→ **DIRECTIONS FOR THIS TASK**
Of the lines listed below, return exactly those that run from the line containing "Answer: -14464" through the line containing "-99 - 166$?", both included.

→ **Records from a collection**
****
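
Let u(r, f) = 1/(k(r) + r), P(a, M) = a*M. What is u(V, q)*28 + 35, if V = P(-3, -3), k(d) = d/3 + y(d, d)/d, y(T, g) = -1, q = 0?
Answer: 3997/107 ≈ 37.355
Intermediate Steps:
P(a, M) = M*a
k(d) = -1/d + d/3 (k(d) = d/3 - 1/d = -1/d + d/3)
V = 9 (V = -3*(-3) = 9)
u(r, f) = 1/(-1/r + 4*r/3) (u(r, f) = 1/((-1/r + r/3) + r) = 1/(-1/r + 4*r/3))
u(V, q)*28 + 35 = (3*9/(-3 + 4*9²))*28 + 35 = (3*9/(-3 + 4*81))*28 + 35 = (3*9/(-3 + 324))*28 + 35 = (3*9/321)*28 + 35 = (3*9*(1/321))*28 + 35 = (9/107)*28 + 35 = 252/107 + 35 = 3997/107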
****
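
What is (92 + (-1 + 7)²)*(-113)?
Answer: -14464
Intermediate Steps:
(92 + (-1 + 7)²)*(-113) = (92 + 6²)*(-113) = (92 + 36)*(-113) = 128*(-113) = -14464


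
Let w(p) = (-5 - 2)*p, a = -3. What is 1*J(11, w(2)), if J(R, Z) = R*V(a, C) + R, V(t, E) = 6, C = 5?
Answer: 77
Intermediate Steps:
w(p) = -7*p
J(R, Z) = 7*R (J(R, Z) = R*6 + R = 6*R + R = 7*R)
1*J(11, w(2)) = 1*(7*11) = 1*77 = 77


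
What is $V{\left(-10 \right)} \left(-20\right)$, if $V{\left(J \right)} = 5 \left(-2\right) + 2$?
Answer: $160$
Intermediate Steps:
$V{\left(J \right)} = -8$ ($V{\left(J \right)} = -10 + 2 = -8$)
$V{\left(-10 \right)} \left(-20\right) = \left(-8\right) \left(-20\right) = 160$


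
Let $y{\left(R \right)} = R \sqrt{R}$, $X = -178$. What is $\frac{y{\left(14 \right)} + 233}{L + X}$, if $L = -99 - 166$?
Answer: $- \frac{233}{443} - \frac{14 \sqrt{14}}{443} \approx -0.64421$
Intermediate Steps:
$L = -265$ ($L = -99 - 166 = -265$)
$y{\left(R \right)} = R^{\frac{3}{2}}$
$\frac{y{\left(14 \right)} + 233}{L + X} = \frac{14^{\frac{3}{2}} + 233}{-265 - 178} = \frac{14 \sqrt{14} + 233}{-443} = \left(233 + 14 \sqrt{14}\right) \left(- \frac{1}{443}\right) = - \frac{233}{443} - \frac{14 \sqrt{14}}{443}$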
****
→ **ANSWER SPACE**
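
Answer: -14464
Intermediate Steps:
(92 + (-1 + 7)²)*(-113) = (92 + 6²)*(-113) = (92 + 36)*(-113) = 128*(-113) = -14464


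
Let w(p) = (-5 - 2)*p, a = -3. What is 1*J(11, w(2)), if J(R, Z) = R*V(a, C) + R, V(t, E) = 6, C = 5?
Answer: 77
Intermediate Steps:
w(p) = -7*p
J(R, Z) = 7*R (J(R, Z) = R*6 + R = 6*R + R = 7*R)
1*J(11, w(2)) = 1*(7*11) = 1*77 = 77


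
What is $V{\left(-10 \right)} \left(-20\right)$, if $V{\left(J \right)} = 5 \left(-2\right) + 2$?
Answer: $160$
Intermediate Steps:
$V{\left(J \right)} = -8$ ($V{\left(J \right)} = -10 + 2 = -8$)
$V{\left(-10 \right)} \left(-20\right) = \left(-8\right) \left(-20\right) = 160$


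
Let $y{\left(R \right)} = R \sqrt{R}$, $X = -178$. What is $\frac{y{\left(14 \right)} + 233}{L + X}$, if $L = -99 - 166$?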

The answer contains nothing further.